───── Data supplied ─────
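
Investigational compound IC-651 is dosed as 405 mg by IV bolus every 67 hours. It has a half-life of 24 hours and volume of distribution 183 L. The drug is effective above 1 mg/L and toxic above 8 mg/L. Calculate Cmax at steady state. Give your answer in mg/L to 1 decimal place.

2.6 mg/L

k = ln2/t½ = ln2/24 ≈ 0.028881 h⁻¹; fraction remaining f = e^(−kτ) = e^(−0.028881×67) ≈ 0.1444.
Accumulation ratio R = 1/(1 − f) ≈ 1/0.8556 ≈ 1.1688.
Each bolus raises the concentration by D/Vd = 405/183 ≈ 2.213 mg/L.
Steady-state peak Cmax,ss = C₀·R ≈ 2.213 × 1.1688 ≈ 2.587 mg/L.
Peak 2.6 mg/L vs MTC 8 mg/L: below toxic threshold.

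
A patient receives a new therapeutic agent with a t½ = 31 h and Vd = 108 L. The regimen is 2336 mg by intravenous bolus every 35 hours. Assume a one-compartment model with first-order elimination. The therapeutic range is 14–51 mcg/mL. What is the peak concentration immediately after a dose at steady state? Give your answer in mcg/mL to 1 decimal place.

39.8 mcg/mL

Over one 35-h interval, 35/31 ≈ 1.129 half-lives elapse, leaving f ≈ 0.4572 of each dose.
At steady state, accumulation factor R = 1/(1 − e^(−kτ)) ≈ 1.8423.
Each bolus raises the concentration by D/Vd = 2336/108 ≈ 21.630 mcg/mL.
Steady-state peak Cmax,ss = C₀·R ≈ 21.630 × 1.8423 ≈ 39.849 mcg/mL.
Peak 39.8 mcg/mL vs MTC 51 mcg/mL: below toxic threshold.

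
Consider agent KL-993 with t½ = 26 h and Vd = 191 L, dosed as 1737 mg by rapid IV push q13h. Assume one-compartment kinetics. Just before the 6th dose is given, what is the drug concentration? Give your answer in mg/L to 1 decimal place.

18.1 mg/L

f = (1/2)^(τ/t½) = (1/2)^(13/26) ≈ 0.7071.
C₀ = D/Vd = 1737/191 ≈ 9.094 mg/L.
Before the 6th dose, 5 doses have been given. Superposition: Cmin = C₀·(f + f² + … + f^5).
≈ 9.094 × (0.7071 + 0.5000 + 0.3535 + 0.2500 + 0.1768) ≈ 9.094 × 1.9874 ≈ 18.073 mg/L.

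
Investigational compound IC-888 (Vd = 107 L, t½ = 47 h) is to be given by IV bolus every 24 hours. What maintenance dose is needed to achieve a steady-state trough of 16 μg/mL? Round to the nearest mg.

727 mg

τ/t½ = 24/47 ≈ 0.51064, so f = (1/2)^(24/47) ≈ 0.701912.
Cmin,ss = (D/Vd)·f/(1−f), so D = Cmin,ss·Vd·(1−f)/f.
D = 16 × 107 × (1−f)/f ≈ 16 × 107 × 0.42468 ≈ 727.05 mg.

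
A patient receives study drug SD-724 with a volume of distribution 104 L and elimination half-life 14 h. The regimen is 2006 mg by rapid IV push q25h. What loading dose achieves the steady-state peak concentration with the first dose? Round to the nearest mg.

2825 mg

f = (1/2)^(25/14) ≈ 0.290032; accumulation ratio R = 1/(1−f) ≈ 1.40851.
Loading dose to hit Cmax,ss on first dose: D_load = D_maint·R ≈ 2006 × 1.40851 ≈ 2825.47 mg.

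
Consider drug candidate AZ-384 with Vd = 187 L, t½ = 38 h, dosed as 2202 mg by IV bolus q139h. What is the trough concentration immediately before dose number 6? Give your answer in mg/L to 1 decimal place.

1.0 mg/L

f = (1/2)^(τ/t½) = (1/2)^(139/38) ≈ 0.0792.
C₀ = D/Vd = 2202/187 ≈ 11.775 mg/L.
Before the 6th dose, 5 doses have been given. Superposition: Cmin = C₀·(f + f² + … + f^5).
≈ 11.775 × (0.0792 + 0.0063 + 0.0005 + 0.0000 + 0.0000) ≈ 11.775 × 0.0860 ≈ 1.013 mg/L.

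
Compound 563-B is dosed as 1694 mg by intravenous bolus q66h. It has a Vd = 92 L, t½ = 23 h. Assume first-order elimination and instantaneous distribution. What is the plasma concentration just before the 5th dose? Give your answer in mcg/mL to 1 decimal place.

2.9 mcg/mL

f = (1/2)^(τ/t½) = (1/2)^(66/23) ≈ 0.1368.
C₀ = D/Vd = 1694/92 ≈ 18.413 mcg/mL.
Before the 5th dose, 4 doses have been given. Superposition: Cmin = C₀·(f + f² + … + f^4).
≈ 18.413 × (0.1368 + 0.0187 + 0.0026 + 0.0004) ≈ 18.413 × 0.1585 ≈ 2.918 mcg/mL.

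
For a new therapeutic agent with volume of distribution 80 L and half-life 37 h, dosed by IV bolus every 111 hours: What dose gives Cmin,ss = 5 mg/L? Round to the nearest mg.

2800 mg

τ/t½ = 111/37 ≈ 3, so f = (1/2)^(111/37) ≈ 0.125000.
Cmin,ss = (D/Vd)·f/(1−f), so D = Cmin,ss·Vd·(1−f)/f.
D = 5 × 80 × (1−f)/f ≈ 5 × 80 × 7.00000 ≈ 2800.00 mg.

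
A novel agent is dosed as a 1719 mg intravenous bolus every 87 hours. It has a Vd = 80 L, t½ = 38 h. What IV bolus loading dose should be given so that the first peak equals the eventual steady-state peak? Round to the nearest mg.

2161 mg

f = (1/2)^(87/38) ≈ 0.204550; accumulation ratio R = 1/(1−f) ≈ 1.25715.
Loading dose to hit Cmax,ss on first dose: D_load = D_maint·R ≈ 1719 × 1.25715 ≈ 2161.04 mg.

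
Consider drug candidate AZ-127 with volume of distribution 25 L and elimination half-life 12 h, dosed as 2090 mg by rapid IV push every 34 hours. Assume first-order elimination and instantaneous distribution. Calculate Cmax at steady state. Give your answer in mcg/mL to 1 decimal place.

τ/t½ = 34/12 ≈ 2.8333, so fraction remaining f = (1/2)^(34/12) ≈ 0.1403.
Accumulation ratio R = 1/(1 − f) ≈ 1/0.8597 ≈ 1.1632.
Single-dose peak C₀ = D/Vd = 2090/25 ≈ 83.600 mcg/mL.
Steady-state peak Cmax,ss = C₀·R ≈ 83.600 × 1.1632 ≈ 97.244 mcg/mL.

97.2 mcg/mL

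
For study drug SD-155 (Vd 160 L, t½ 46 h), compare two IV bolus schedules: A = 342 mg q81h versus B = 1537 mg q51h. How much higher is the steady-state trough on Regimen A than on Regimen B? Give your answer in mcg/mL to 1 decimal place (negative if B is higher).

Regimen A: f = (1/2)^(81/46) ≈ 0.2951; Cmin,ss = (342/160)·f/(1−f) ≈ 0.895 mcg/mL.
Regimen B: f = (1/2)^(51/46) ≈ 0.4637; Cmin,ss = (1537/160)·f/(1−f) ≈ 8.306 mcg/mL.
Difference ≈ 0.895 − 8.306 ≈ -7.411 mcg/mL.

-7.4 mcg/mL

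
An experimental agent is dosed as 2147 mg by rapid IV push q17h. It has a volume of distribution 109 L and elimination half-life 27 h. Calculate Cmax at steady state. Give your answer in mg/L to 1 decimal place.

Over one 17-h interval, 17/27 ≈ 0.62963 half-lives elapse, leaving f ≈ 0.6463 of each dose.
At steady state, accumulation factor R = 1/(1 − e^(−kτ)) ≈ 2.8273.
Single-dose peak C₀ = D/Vd = 2147/109 ≈ 19.697 mg/L.
Steady-state peak Cmax,ss = C₀·R ≈ 19.697 × 2.8273 ≈ 55.689 mg/L.

55.7 mg/L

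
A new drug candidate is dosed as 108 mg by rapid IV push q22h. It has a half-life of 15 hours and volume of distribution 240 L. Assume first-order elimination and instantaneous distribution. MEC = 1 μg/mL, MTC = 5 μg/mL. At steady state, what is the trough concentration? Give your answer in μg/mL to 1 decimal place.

0.3 μg/mL

τ/t½ = 22/15 ≈ 1.4667, so fraction remaining f = (1/2)^(22/15) ≈ 0.3618.
Accumulation ratio R = 1/(1 − f) ≈ 1/0.6382 ≈ 1.5669.
Each bolus raises the concentration by D/Vd = 108/240 ≈ 0.450 μg/mL.
Steady-state peak Cmax,ss = C₀·R ≈ 0.450 × 1.5669 ≈ 0.705 μg/mL.
Steady-state trough Cmin,ss = Cmax,ss·f ≈ 0.705 × 0.3618 ≈ 0.255 μg/mL.
Trough 0.3 μg/mL vs MEC 1 μg/mL: subtherapeutic.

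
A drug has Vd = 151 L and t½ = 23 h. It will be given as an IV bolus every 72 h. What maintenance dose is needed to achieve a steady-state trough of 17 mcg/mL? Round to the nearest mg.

τ/t½ = 72/23 ≈ 3.1304, so f = (1/2)^(72/23) ≈ 0.114195.
Cmin,ss = (D/Vd)·f/(1−f), so D = Cmin,ss·Vd·(1−f)/f.
D = 17 × 151 × (1−f)/f ≈ 17 × 151 × 7.75695 ≈ 19912.09 mg.

19912 mg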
─────
One line above contains "A new drug candidate". Output that line and each one after it, word for word, and nothing else.

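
A new drug candidate is dosed as 108 mg by rapid IV push q22h. It has a half-life of 15 hours and volume of distribution 240 L. Assume first-order elimination and instantaneous distribution. MEC = 1 μg/mL, MTC = 5 μg/mL. At steady state, what is the trough concentration? Give your answer in μg/mL to 1 decimal place.

0.3 μg/mL

τ/t½ = 22/15 ≈ 1.4667, so fraction remaining f = (1/2)^(22/15) ≈ 0.3618.
Accumulation ratio R = 1/(1 − f) ≈ 1/0.6382 ≈ 1.5669.
Each bolus raises the concentration by D/Vd = 108/240 ≈ 0.450 μg/mL.
Steady-state peak Cmax,ss = C₀·R ≈ 0.450 × 1.5669 ≈ 0.705 μg/mL.
Steady-state trough Cmin,ss = Cmax,ss·f ≈ 0.705 × 0.3618 ≈ 0.255 μg/mL.
Trough 0.3 μg/mL vs MEC 1 μg/mL: subtherapeutic.

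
A drug has Vd = 151 L and t½ = 23 h. It will be given as an IV bolus every 72 h. What maintenance dose is needed to achieve a steady-state trough of 17 mcg/mL? Round to the nearest mg.

τ/t½ = 72/23 ≈ 3.1304, so f = (1/2)^(72/23) ≈ 0.114195.
Cmin,ss = (D/Vd)·f/(1−f), so D = Cmin,ss·Vd·(1−f)/f.
D = 17 × 151 × (1−f)/f ≈ 17 × 151 × 7.75695 ≈ 19912.09 mg.

19912 mg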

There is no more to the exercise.